(About this exercise)
Gather, from the data below, each line in which the word "amount" occurs.

Collection entries
§

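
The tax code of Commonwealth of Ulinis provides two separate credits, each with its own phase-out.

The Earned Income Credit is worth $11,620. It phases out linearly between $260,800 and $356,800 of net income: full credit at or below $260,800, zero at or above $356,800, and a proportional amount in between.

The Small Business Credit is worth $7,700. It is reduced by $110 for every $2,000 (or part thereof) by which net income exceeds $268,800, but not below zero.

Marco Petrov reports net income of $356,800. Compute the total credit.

$2,860

Earned Income Credit: $356,800 is at or above $356,800, so the credit is $0.
Small Business Credit: income exceeds $268,800 by $88,000, which is 44 full-or-partial $2,000 increments; reduction = 44 × $110 = $4,840, leaving $2,860.
Total: $0 + $2,860 = $2,860.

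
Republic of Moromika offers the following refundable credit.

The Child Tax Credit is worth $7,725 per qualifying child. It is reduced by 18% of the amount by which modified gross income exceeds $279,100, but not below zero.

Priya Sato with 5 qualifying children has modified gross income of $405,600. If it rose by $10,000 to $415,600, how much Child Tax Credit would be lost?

At $405,600 — base = 5 × $7,725 = $38,625. 18% of the $126,500 excess over $279,100 is $22,770; credit = $38,625 − $22,770 = $15,855.
At $415,600 — base = 5 × $7,725 = $38,625. 18% of the $136,500 excess over $279,100 is $24,570; credit = $38,625 − $24,570 = $14,055.
Lost: $15,855 − $14,055 = $1,800.

$1,800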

§

(Written response)
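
The Earned Income Credit is worth $11,620. It phases out linearly between $260,800 and $356,800 of net income: full credit at or below $260,800, zero at or above $356,800, and a proportional amount in between.
The Child Tax Credit is worth $7,725 per qualifying child. It is reduced by 18% of the amount by which modified gross income exceeds $279,100, but not below zero.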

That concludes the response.